**ACTIVITY**
With the records in front of you, set every one of them down exactly.
[MATERIAL TO PROCESS — start]
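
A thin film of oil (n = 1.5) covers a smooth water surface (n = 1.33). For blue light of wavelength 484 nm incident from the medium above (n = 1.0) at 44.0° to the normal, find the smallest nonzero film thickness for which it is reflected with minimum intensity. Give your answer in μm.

0.182 μm

Top surface (1.0 → 1.5): reflection off a higher-index medium gives a half-wave phase shift.
At the lower boundary (n = 1.5 to n = 1.33) the reflected ray undergoes no phase shift.
Exactly one π shift → a net half-wave offset.
So the condition for destructive reflection is 2 n t cos θ_r = m λ.
Snell's law: 1.0 sin 44.0° = 1.5 sin θ_r → sin θ_r = 0.463, cos θ_r = 0.886.
Minimum nonzero at m = 1: t = λ / (2 n cos θ_r) = 484 / (2 × 1.5 × 0.886) = 182 nm.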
[MATERIAL TO PROCESS — finish]
**RESULT OF THIS EXERCISE**
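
A thin film of oil (n = 1.5) covers a smooth water surface (n = 1.33). For blue light of wavelength 484 nm incident from the medium above (n = 1.0) at 44.0° to the normal, find the smallest nonzero film thickness for which it is reflected with minimum intensity. Give your answer in μm.

0.182 μm

Top surface (1.0 → 1.5): reflection off a higher-index medium gives a half-wave phase shift.
At the lower boundary (n = 1.5 to n = 1.33) the reflected ray undergoes no phase shift.
Exactly one π shift → a net half-wave offset.
So the condition for destructive reflection is 2 n t cos θ_r = m λ.
Snell's law: 1.0 sin 44.0° = 1.5 sin θ_r → sin θ_r = 0.463, cos θ_r = 0.886.
Minimum nonzero at m = 1: t = λ / (2 n cos θ_r) = 484 / (2 × 1.5 × 0.886) = 182 nm.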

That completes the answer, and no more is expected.